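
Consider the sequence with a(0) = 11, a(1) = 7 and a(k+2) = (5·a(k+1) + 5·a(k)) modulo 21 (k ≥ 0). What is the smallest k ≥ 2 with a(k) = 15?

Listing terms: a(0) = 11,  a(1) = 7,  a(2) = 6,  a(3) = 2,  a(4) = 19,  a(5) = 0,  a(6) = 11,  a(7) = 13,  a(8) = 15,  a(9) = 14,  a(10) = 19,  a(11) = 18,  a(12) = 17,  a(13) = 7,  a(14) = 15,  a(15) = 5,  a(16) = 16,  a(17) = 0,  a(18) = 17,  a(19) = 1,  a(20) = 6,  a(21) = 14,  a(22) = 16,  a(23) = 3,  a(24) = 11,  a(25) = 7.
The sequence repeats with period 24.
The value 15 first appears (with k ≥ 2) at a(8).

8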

------------

■ ACTIVITY:
Could you copy every record above exactly as it appears?

■ EXERCISE SOLUTION:
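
Consider the sequence with a(0) = 11, a(1) = 7 and a(k+2) = (5·a(k+1) + 5·a(k)) modulo 21 (k ≥ 0). What is the smallest k ≥ 2 with a(k) = 15?

Listing terms: a(0) = 11,  a(1) = 7,  a(2) = 6,  a(3) = 2,  a(4) = 19,  a(5) = 0,  a(6) = 11,  a(7) = 13,  a(8) = 15,  a(9) = 14,  a(10) = 19,  a(11) = 18,  a(12) = 17,  a(13) = 7,  a(14) = 15,  a(15) = 5,  a(16) = 16,  a(17) = 0,  a(18) = 17,  a(19) = 1,  a(20) = 6,  a(21) = 14,  a(22) = 16,  a(23) = 3,  a(24) = 11,  a(25) = 7.
The sequence repeats with period 24.
The value 15 first appears (with k ≥ 2) at a(8).

8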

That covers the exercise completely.